(Dataset entries)
────────────────────

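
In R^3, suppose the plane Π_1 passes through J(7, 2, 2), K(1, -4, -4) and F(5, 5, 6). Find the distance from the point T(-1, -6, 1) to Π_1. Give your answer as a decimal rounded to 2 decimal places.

4.45

JK = (-6, -6, -6), JF = (-2, 3, 4); a normal to Π_1 is JK × JF = (-6, 36, -30).
Using J: Π_1 has equation -6x + 36y - 30z = -30.
n·T − d = (-6)·(-1) + (36)·(-6) + (-30)·(1) − (-30) = -210; |n| = √2232.
Distance = |-210| / √2232 = 210/√2232 ≈ 4.45.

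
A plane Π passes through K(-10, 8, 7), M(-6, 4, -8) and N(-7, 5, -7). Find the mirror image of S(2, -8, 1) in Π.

(6, -4, 1)

KM = (4, -4, -15), KN = (3, -3, -14); a normal to Π is KM × KN = (11, 11, 0).
Using K: Π has equation 11x + 11y = -22.
λ = (n·S − d)/|n|² = (-66 − (-22))/242 = -2/11.
Reflection = S − 2λn = (2, -8, 1) − (-4/11)·(11, 11, 0) = (6, -4, 1).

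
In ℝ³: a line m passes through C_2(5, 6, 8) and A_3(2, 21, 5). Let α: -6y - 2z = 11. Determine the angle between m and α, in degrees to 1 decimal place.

A direction vector for m is A_3 − C_2 = (-3, 15, -3).
sin θ = |n·v| / (|n||v|) = |-84| / (√40 · √243) = 0.85201.
θ ≈ 58.4°.

58.4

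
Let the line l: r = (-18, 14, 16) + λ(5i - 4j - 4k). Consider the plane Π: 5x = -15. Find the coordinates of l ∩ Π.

(-3, 2, 4)

Substitute r = (-18, 14, 16) + t(5, -4, -4) into the plane: -90 + 25t = -15, so t = 3.
Intersection: (-18, 14, 16) + 3·(5, -4, -4) = (-3, 2, 4).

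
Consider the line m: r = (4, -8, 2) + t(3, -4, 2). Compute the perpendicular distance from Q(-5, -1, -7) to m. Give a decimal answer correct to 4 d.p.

Taking (4, -8, 2) on m with direction v = (3, -4, 2): w = Q − (4, -8, 2) = (-9, 7, -9), and w × v = (-22, -9, 15).
Distance = |w × v| / |v| = √790 / √29 ≈ 5.2193.

5.2193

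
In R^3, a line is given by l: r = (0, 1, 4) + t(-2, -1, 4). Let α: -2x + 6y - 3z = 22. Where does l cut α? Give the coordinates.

(4, 3, -4)

Substitute r = (0, 1, 4) + t(-2, -1, 4) into the plane: -6 + (-14)t = 22, so t = -2.
Intersection: (0, 1, 4) + (-2)·(-2, -1, 4) = (4, 3, -4).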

────────────────────

* Task details *
Down to the last line, copy the entries above exactly.

* Solved exercise *
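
In R^3, suppose the plane Π_1 passes through J(7, 2, 2), K(1, -4, -4) and F(5, 5, 6). Find the distance from the point T(-1, -6, 1) to Π_1. Give your answer as a decimal rounded to 2 decimal places.

4.45

JK = (-6, -6, -6), JF = (-2, 3, 4); a normal to Π_1 is JK × JF = (-6, 36, -30).
Using J: Π_1 has equation -6x + 36y - 30z = -30.
n·T − d = (-6)·(-1) + (36)·(-6) + (-30)·(1) − (-30) = -210; |n| = √2232.
Distance = |-210| / √2232 = 210/√2232 ≈ 4.45.

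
A plane Π passes through K(-10, 8, 7), M(-6, 4, -8) and N(-7, 5, -7). Find the mirror image of S(2, -8, 1) in Π.

(6, -4, 1)

KM = (4, -4, -15), KN = (3, -3, -14); a normal to Π is KM × KN = (11, 11, 0).
Using K: Π has equation 11x + 11y = -22.
λ = (n·S − d)/|n|² = (-66 − (-22))/242 = -2/11.
Reflection = S − 2λn = (2, -8, 1) − (-4/11)·(11, 11, 0) = (6, -4, 1).

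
In ℝ³: a line m passes through C_2(5, 6, 8) and A_3(2, 21, 5). Let α: -6y - 2z = 11. Determine the angle between m and α, in degrees to 1 decimal place.

A direction vector for m is A_3 − C_2 = (-3, 15, -3).
sin θ = |n·v| / (|n||v|) = |-84| / (√40 · √243) = 0.85201.
θ ≈ 58.4°.

58.4

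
Let the line l: r = (-18, 14, 16) + λ(5i - 4j - 4k). Consider the plane Π: 5x = -15. Find the coordinates of l ∩ Π.

(-3, 2, 4)

Substitute r = (-18, 14, 16) + t(5, -4, -4) into the plane: -90 + 25t = -15, so t = 3.
Intersection: (-18, 14, 16) + 3·(5, -4, -4) = (-3, 2, 4).

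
Consider the line m: r = (4, -8, 2) + t(3, -4, 2). Compute the perpendicular distance from Q(-5, -1, -7) to m. Give a decimal answer correct to 4 d.p.

Taking (4, -8, 2) on m with direction v = (3, -4, 2): w = Q − (4, -8, 2) = (-9, 7, -9), and w × v = (-22, -9, 15).
Distance = |w × v| / |v| = √790 / √29 ≈ 5.2193.

5.2193

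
In R^3, a line is given by l: r = (0, 1, 4) + t(-2, -1, 4). Let α: -2x + 6y - 3z = 22. Where does l cut α? Give the coordinates.

(4, 3, -4)

Substitute r = (0, 1, 4) + t(-2, -1, 4) into the plane: -6 + (-14)t = 22, so t = -2.
Intersection: (0, 1, 4) + (-2)·(-2, -1, 4) = (4, 3, -4).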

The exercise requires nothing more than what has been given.